Your instructions -
Report, from the records below, every line where the word "undirected" appears.

Saved data entries

*** Begin section ***

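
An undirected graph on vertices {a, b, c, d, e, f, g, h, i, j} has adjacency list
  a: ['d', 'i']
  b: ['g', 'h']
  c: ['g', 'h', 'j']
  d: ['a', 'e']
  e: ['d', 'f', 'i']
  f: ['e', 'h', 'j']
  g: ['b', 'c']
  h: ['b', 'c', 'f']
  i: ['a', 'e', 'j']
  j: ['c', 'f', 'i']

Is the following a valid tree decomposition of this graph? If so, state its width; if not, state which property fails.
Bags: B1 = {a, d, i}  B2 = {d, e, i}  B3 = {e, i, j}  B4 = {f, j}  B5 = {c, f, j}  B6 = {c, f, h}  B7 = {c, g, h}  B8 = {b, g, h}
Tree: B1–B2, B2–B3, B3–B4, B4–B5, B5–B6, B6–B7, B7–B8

A tree decomposition must satisfy three properties: every vertex lies in some bag; for every edge, both endpoints lie together in some bag; and for every vertex, the bags containing it form a connected subtree. Here edge (e,f) lies in no bag, so the decomposition is invalid.

No — edge (e,f) lies in no bag.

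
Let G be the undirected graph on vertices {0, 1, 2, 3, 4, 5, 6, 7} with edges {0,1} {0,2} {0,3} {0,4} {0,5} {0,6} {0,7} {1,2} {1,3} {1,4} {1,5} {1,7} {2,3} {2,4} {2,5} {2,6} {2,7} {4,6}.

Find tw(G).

3

A width-3 tree decomposition is:
Bags: B1 = {0, 1, 2, 3}  B2 = {0, 1, 2, 4}  B3 = {0, 1, 2, 5}  B4 = {0, 1, 2, 7}  B5 = {0, 2, 4, 6}
Tree: B1–B2, B2–B3, B3–B4, B2–B5
The largest bag has 4 vertices, giving width 3; this decomposition certifies tw(G) ≤ 3. On the other hand G contains the 4-clique {0, 1, 2, 3}. A clique must lie in a single bag of any decomposition, so no decomposition can have width below 3. Hence tw(G) = 3 exactly.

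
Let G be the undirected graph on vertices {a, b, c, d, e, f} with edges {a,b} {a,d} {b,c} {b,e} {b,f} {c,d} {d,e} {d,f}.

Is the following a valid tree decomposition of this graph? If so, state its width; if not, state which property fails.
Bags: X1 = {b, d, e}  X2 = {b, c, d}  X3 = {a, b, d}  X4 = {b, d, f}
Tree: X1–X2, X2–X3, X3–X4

Vertex coverage: the bags together contain {a, b, c, d, e, f}, the full vertex set. Edge coverage: each edge of G has both endpoints in at least one bag. Running intersection: for every vertex, the bags containing it form a connected subtree. All three properties hold, so this is a valid tree decomposition of width max|bag| − 1 = 2, and hence tw(G) ≤ 2.

Yes; width 2.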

*** End section ***

Response to the exercise -
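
An undirected graph on vertices {a, b, c, d, e, f, g, h, i, j} has adjacency list
Let G be the undirected graph on vertices {0, 1, 2, 3, 4, 5, 6, 7} with edges {0,1} {0,2} {0,3} {0,4} {0,5} {0,6} {0,7} {1,2} {1,3} {1,4} {1,5} {1,7} {2,3} {2,4} {2,5} {2,6} {2,7} {4,6}.
Let G be the undirected graph on vertices {a, b, c, d, e, f} with edges {a,b} {a,d} {b,c} {b,e} {b,f} {c,d} {d,e} {d,f}.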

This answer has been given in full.